[Saved entries]

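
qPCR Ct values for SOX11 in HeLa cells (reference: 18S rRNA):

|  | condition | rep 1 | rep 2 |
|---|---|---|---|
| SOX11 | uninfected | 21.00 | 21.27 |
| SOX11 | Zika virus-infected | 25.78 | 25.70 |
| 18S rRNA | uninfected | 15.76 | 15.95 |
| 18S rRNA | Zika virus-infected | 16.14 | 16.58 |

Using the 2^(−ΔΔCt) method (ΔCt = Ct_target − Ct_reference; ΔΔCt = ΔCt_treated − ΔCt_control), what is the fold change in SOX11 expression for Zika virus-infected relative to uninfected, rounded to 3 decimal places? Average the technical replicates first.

Mean Ct: SOX11 uninfected 21.135; SOX11 Zika virus-infected 25.740; 18S rRNA uninfected 15.855; 18S rRNA Zika virus-infected 16.360
ΔCt(uninfected) = 21.135 − 15.855 = 5.280
ΔCt(Zika virus-infected) = 25.740 − 16.360 = 9.380
ΔΔCt = 9.380 − 5.280 = 4.100
Fold change = 2^(−4.100) = 0.0583

0.058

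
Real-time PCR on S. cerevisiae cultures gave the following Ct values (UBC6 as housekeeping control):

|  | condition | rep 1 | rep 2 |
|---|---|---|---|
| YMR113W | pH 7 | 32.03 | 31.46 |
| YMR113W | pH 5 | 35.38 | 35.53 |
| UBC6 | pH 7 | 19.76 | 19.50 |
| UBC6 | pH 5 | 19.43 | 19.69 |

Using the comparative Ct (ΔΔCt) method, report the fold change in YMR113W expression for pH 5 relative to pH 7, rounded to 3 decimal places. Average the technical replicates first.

0.073

Mean Ct: YMR113W pH 7 31.745; YMR113W pH 5 35.455; UBC6 pH 7 19.630; UBC6 pH 5 19.560
ΔCt(pH 7) = 31.745 − 19.630 = 12.115
ΔCt(pH 5) = 35.455 − 19.560 = 15.895
ΔΔCt = 15.895 − 12.115 = 3.780
Fold change = 2^(−3.780) = 0.0728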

(Task brief) Each line of the data above that contains the word "values" counts once; report the total and add nothing.

(Your solution) 2